* Directions for this task *
Nothing but the lines from the one with "Consecutive liquid-phase reactions" through the end of the listing below should appear in your reply, each copied exactly.

————

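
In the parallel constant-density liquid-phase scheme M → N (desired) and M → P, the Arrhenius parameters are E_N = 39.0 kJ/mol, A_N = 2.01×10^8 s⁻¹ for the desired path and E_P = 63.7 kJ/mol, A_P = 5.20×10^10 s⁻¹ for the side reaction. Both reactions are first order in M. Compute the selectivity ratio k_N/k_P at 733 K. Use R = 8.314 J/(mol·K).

Since both paths have the same order in M, the concentration cancels and S_{N/P} = k_N/k_P = (A_N/A_P)·exp[(E_P−E_N)/(RT)].
(E_P−E_N)/(RT) = (63.7−39.0)×10³/(8.314×733) = 24700/6094 = 4.053.
k_N/k_P = (2.01×10^8/5.20×10^10)·exp(4.053) = 0.003865 × 57.57 = 0.223.

0.223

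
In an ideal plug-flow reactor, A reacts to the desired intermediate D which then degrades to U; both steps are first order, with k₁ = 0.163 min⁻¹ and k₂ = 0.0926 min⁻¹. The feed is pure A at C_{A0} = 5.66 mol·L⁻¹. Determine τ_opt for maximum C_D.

For first-order series the maximum of C_D occurs at τ_opt = ln(k₂/k₁)/(k₂−k₁).
= ln(0.0926/0.163)/(0.0926−0.163) = ln(0.5681)/-0.07040 = -0.5655/-0.07040 = 8.03 min.

8.03 min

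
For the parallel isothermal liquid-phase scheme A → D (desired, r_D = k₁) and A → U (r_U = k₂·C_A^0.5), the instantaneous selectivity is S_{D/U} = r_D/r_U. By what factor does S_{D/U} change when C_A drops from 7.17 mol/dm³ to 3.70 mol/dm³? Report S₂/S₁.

1.39

S_{D/U} = (k₁/k₂)·C_A^-0.5, so S₂/S₁ = (C_{A,2}/C_{A,1})^-0.5.
= (3.70/7.17)^(-0.5) = (0.5160)^(-0.5) = 1.39.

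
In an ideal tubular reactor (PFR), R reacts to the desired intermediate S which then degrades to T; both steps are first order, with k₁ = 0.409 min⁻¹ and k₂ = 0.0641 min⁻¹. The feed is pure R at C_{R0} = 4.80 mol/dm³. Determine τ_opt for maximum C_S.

Setting dC_S/dτ = 0 gives τ_opt = ln(k₂/k₁)/(k₂−k₁).
= ln(0.0641/0.409)/(0.0641−0.409) = ln(0.1567)/-0.3449 = -1.853/-0.3449 = 5.37 min.

5.37 min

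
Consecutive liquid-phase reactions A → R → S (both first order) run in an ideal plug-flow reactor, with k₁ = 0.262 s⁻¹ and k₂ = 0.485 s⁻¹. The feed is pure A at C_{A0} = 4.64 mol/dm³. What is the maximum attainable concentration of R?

1.22 mol/dm³

Evaluating C_R at τ_opt = ln(k₂/k₁)/(k₂−k₁) gives C_{R,max}/C_{A0} = (k₁/k₂)^[k₂/(k₂−k₁)].
= (0.262/0.485)^(0.485/(0.485−0.262)) = (0.5402)^(2.175) = 0.2620.
C_{R,max} = 0.2620×4.64 = 1.22 mol/dm³.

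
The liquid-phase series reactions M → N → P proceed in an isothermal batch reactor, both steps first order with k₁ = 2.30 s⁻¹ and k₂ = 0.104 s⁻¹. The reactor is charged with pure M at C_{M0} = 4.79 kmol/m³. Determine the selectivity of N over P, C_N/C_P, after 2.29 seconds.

Solving the coupled first-order balances gives C_N(t) = [k₁/(k₂−k₁)]·C_{M0}·(e^(−k₁t) − e^(−k₂t)).
e^(−k₁t) = e^(−2.30×2.29) = e^(−5.267) = 0.005159; e^(−k₂t) = e^(−0.2382) = 0.7881.
C_N = 2.30×4.79/(0.104−2.30) × (0.005159−0.7881) = (-5.017)×(-0.7829) = 3.928 kmol/m³.
C_M = C_{M0}e^(−k₁t) = 0.02471 kmol/m³, so C_P = C_{M0}−C_M−C_N = 0.8375 kmol/m³; C_N/C_P = 4.69.

4.69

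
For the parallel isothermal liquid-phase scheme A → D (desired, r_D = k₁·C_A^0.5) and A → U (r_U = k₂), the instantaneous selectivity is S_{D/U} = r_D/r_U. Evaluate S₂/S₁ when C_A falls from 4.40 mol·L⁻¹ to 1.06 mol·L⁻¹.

0.491

S_{D/U} = (k₁/k₂)·C_A^0.5, so S₂/S₁ = (C_{A,2}/C_{A,1})^0.5.
= (1.06/4.40)^0.5 = (0.2409)^0.5 = 0.491.
Selectivity toward D falls as C_A falls — high-concentration operation is favoured.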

————

* Response below *
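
Consecutive liquid-phase reactions A → R → S (both first order) run in an ideal plug-flow reactor, with k₁ = 0.262 s⁻¹ and k₂ = 0.485 s⁻¹. The feed is pure A at C_{A0} = 4.64 mol/dm³. What is the maximum attainable concentration of R?

1.22 mol/dm³

Evaluating C_R at τ_opt = ln(k₂/k₁)/(k₂−k₁) gives C_{R,max}/C_{A0} = (k₁/k₂)^[k₂/(k₂−k₁)].
= (0.262/0.485)^(0.485/(0.485−0.262)) = (0.5402)^(2.175) = 0.2620.
C_{R,max} = 0.2620×4.64 = 1.22 mol/dm³.

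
The liquid-phase series reactions M → N → P proceed in an isothermal batch reactor, both steps first order with k₁ = 2.30 s⁻¹ and k₂ = 0.104 s⁻¹. The reactor is charged with pure M at C_{M0} = 4.79 kmol/m³. Determine the selectivity of N over P, C_N/C_P, after 2.29 seconds.

Solving the coupled first-order balances gives C_N(t) = [k₁/(k₂−k₁)]·C_{M0}·(e^(−k₁t) − e^(−k₂t)).
e^(−k₁t) = e^(−2.30×2.29) = e^(−5.267) = 0.005159; e^(−k₂t) = e^(−0.2382) = 0.7881.
C_N = 2.30×4.79/(0.104−2.30) × (0.005159−0.7881) = (-5.017)×(-0.7829) = 3.928 kmol/m³.
C_M = C_{M0}e^(−k₁t) = 0.02471 kmol/m³, so C_P = C_{M0}−C_M−C_N = 0.8375 kmol/m³; C_N/C_P = 4.69.

4.69

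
For the parallel isothermal liquid-phase scheme A → D (desired, r_D = k₁·C_A^0.5) and A → U (r_U = k₂), the instantaneous selectivity is S_{D/U} = r_D/r_U. Evaluate S₂/S₁ when C_A falls from 4.40 mol·L⁻¹ to 1.06 mol·L⁻¹.

0.491

S_{D/U} = (k₁/k₂)·C_A^0.5, so S₂/S₁ = (C_{A,2}/C_{A,1})^0.5.
= (1.06/4.40)^0.5 = (0.2409)^0.5 = 0.491.
Selectivity toward D falls as C_A falls — high-concentration operation is favoured.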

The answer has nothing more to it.